### Data
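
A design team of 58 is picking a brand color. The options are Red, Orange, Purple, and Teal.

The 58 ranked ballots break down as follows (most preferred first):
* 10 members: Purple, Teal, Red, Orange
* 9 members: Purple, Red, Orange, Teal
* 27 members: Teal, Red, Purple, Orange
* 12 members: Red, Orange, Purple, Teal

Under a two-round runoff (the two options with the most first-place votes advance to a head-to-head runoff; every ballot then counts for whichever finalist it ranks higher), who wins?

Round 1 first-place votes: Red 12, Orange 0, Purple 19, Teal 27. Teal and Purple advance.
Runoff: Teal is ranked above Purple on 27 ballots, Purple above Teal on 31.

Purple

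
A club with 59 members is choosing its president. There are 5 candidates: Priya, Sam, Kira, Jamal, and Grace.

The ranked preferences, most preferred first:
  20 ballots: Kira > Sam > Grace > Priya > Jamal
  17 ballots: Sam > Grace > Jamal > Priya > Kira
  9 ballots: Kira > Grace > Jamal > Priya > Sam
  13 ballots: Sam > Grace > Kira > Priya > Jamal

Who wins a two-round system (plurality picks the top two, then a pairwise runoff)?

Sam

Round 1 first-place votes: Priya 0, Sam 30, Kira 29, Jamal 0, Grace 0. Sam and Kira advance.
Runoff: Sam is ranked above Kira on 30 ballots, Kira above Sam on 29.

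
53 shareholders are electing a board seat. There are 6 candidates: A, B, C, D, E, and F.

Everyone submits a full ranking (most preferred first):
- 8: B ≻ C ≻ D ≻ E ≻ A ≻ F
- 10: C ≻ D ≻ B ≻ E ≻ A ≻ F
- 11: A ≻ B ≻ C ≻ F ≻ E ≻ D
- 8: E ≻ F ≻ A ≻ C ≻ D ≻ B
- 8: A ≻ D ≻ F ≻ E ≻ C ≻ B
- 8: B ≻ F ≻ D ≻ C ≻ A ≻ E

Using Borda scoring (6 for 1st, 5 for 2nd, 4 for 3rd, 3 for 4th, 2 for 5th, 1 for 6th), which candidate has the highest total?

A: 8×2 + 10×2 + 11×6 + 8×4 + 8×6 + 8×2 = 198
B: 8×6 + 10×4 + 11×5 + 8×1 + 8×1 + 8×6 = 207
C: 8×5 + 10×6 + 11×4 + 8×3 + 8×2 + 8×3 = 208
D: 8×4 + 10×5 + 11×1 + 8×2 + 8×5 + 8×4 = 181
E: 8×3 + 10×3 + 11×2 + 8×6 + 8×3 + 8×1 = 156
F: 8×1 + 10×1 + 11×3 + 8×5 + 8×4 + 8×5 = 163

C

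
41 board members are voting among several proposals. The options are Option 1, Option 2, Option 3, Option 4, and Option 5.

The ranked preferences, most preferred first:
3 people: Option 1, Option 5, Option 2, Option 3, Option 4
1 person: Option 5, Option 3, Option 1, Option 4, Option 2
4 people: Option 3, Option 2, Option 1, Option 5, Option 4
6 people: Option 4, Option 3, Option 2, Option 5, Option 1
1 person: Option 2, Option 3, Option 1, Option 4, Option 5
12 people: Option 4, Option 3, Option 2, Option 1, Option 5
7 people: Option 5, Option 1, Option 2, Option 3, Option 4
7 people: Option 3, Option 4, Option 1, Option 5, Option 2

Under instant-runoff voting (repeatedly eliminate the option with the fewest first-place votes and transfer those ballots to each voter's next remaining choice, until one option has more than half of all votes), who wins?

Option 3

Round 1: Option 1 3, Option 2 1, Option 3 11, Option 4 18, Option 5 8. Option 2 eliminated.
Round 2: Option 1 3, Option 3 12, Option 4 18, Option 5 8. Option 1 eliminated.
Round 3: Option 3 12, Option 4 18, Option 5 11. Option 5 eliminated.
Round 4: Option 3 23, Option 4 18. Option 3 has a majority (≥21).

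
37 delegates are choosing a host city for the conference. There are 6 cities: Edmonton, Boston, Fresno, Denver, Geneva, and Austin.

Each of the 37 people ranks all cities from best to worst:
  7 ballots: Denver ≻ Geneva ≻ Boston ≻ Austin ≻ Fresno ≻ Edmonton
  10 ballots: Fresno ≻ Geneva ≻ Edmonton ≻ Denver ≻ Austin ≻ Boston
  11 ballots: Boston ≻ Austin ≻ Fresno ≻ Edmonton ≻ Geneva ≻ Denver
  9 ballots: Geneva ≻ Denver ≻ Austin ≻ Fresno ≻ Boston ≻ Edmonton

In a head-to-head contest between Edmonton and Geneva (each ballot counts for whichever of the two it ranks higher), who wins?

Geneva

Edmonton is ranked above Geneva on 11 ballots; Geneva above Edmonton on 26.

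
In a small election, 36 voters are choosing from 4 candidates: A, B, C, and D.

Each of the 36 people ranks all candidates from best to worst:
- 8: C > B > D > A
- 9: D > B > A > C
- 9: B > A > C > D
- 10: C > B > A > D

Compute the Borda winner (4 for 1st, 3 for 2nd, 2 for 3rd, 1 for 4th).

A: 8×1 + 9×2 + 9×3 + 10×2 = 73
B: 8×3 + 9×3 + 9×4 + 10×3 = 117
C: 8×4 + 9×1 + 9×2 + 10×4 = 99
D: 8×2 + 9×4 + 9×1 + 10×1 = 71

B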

### Problem
The expected answer is a copy of each line in the records that holds the word "person".

### Task output
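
1 person: Option 5, Option 3, Option 1, Option 4, Option 2
1 person: Option 2, Option 3, Option 1, Option 4, Option 5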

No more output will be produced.